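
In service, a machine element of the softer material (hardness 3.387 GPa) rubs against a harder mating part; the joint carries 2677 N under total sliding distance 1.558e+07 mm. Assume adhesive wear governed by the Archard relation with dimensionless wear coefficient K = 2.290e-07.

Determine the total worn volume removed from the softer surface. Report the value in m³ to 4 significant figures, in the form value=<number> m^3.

The intermediates are displayed rounded; every step runs at full float precision; one last rounding, at four significant digits.
Total distance L = 1.558e+07 mm = 1.558e+04 m.
Hardness H = 3.387 GPa = 3.387e+09 Pa.
Collected in SI base units: W = 2677 N, H = 3.387e+09 Pa, K = 2.290e-07.
Archard volume V = K·W·L/H = 2.290e-07 · 2677 · 1.558e+04 / 3.387e+09 = 2.820e-09 m³.

value=2.820e-09 m^3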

□ □ □ □ □

WORK ORDER -
The entries above are to be restated word for word.

ANSWER FOR THIS EXERCISE -
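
In service, a machine element of the softer material (hardness 3.387 GPa) rubs against a harder mating part; the joint carries 2677 N under total sliding distance 1.558e+07 mm. Assume adhesive wear governed by the Archard relation with dimensionless wear coefficient K = 2.290e-07.

Determine the total worn volume removed from the softer surface. Report the value in m³ to 4 significant figures, in the form value=<number> m^3.

The intermediates are displayed rounded; every step runs at full float precision; one last rounding, at four significant digits.
Total distance L = 1.558e+07 mm = 1.558e+04 m.
Hardness H = 3.387 GPa = 3.387e+09 Pa.
Collected in SI base units: W = 2677 N, H = 3.387e+09 Pa, K = 2.290e-07.
Archard volume V = K·W·L/H = 2.290e-07 · 2677 · 1.558e+04 / 3.387e+09 = 2.820e-09 m³.

value=2.820e-09 m^3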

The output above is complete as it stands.